## Exercise details:
Every line of the entries below from the one containing "12. commit R4" to the one containing "20. cancel R6", both ends included, must be written out exactly. No other line belongs in the answer.

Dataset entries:
——————————

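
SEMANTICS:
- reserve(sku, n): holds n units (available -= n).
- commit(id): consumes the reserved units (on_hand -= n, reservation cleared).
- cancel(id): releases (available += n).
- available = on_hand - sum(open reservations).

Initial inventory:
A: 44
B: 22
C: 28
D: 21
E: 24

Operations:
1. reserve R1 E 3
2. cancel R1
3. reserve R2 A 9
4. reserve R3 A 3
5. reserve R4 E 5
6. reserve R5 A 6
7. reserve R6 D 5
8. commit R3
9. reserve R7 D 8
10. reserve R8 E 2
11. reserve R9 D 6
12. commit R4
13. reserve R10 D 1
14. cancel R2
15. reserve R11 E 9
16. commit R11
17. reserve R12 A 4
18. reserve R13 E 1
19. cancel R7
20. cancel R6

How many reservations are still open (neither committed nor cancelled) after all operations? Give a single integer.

Step 1: reserve R1 E 3 -> on_hand[A=44 B=22 C=28 D=21 E=24] avail[A=44 B=22 C=28 D=21 E=21] open={R1}
Step 2: cancel R1 -> on_hand[A=44 B=22 C=28 D=21 E=24] avail[A=44 B=22 C=28 D=21 E=24] open={}
Step 3: reserve R2 A 9 -> on_hand[A=44 B=22 C=28 D=21 E=24] avail[A=35 B=22 C=28 D=21 E=24] open={R2}
Step 4: reserve R3 A 3 -> on_hand[A=44 B=22 C=28 D=21 E=24] avail[A=32 B=22 C=28 D=21 E=24] open={R2,R3}
Step 5: reserve R4 E 5 -> on_hand[A=44 B=22 C=28 D=21 E=24] avail[A=32 B=22 C=28 D=21 E=19] open={R2,R3,R4}
Step 6: reserve R5 A 6 -> on_hand[A=44 B=22 C=28 D=21 E=24] avail[A=26 B=22 C=28 D=21 E=19] open={R2,R3,R4,R5}
Step 7: reserve R6 D 5 -> on_hand[A=44 B=22 C=28 D=21 E=24] avail[A=26 B=22 C=28 D=16 E=19] open={R2,R3,R4,R5,R6}
Step 8: commit R3 -> on_hand[A=41 B=22 C=28 D=21 E=24] avail[A=26 B=22 C=28 D=16 E=19] open={R2,R4,R5,R6}
Step 9: reserve R7 D 8 -> on_hand[A=41 B=22 C=28 D=21 E=24] avail[A=26 B=22 C=28 D=8 E=19] open={R2,R4,R5,R6,R7}
Step 10: reserve R8 E 2 -> on_hand[A=41 B=22 C=28 D=21 E=24] avail[A=26 B=22 C=28 D=8 E=17] open={R2,R4,R5,R6,R7,R8}
Step 11: reserve R9 D 6 -> on_hand[A=41 B=22 C=28 D=21 E=24] avail[A=26 B=22 C=28 D=2 E=17] open={R2,R4,R5,R6,R7,R8,R9}
Step 12: commit R4 -> on_hand[A=41 B=22 C=28 D=21 E=19] avail[A=26 B=22 C=28 D=2 E=17] open={R2,R5,R6,R7,R8,R9}
Step 13: reserve R10 D 1 -> on_hand[A=41 B=22 C=28 D=21 E=19] avail[A=26 B=22 C=28 D=1 E=17] open={R10,R2,R5,R6,R7,R8,R9}
Step 14: cancel R2 -> on_hand[A=41 B=22 C=28 D=21 E=19] avail[A=35 B=22 C=28 D=1 E=17] open={R10,R5,R6,R7,R8,R9}
Step 15: reserve R11 E 9 -> on_hand[A=41 B=22 C=28 D=21 E=19] avail[A=35 B=22 C=28 D=1 E=8] open={R10,R11,R5,R6,R7,R8,R9}
Step 16: commit R11 -> on_hand[A=41 B=22 C=28 D=21 E=10] avail[A=35 B=22 C=28 D=1 E=8] open={R10,R5,R6,R7,R8,R9}
Step 17: reserve R12 A 4 -> on_hand[A=41 B=22 C=28 D=21 E=10] avail[A=31 B=22 C=28 D=1 E=8] open={R10,R12,R5,R6,R7,R8,R9}
Step 18: reserve R13 E 1 -> on_hand[A=41 B=22 C=28 D=21 E=10] avail[A=31 B=22 C=28 D=1 E=7] open={R10,R12,R13,R5,R6,R7,R8,R9}
Step 19: cancel R7 -> on_hand[A=41 B=22 C=28 D=21 E=10] avail[A=31 B=22 C=28 D=9 E=7] open={R10,R12,R13,R5,R6,R8,R9}
Step 20: cancel R6 -> on_hand[A=41 B=22 C=28 D=21 E=10] avail[A=31 B=22 C=28 D=14 E=7] open={R10,R12,R13,R5,R8,R9}
Open reservations: ['R10', 'R12', 'R13', 'R5', 'R8', 'R9'] -> 6

Answer: 6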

——————————

## Exercise response:
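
12. commit R4
13. reserve R10 D 1
14. cancel R2
15. reserve R11 E 9
16. commit R11
17. reserve R12 A 4
18. reserve R13 E 1
19. cancel R7
20. cancel R6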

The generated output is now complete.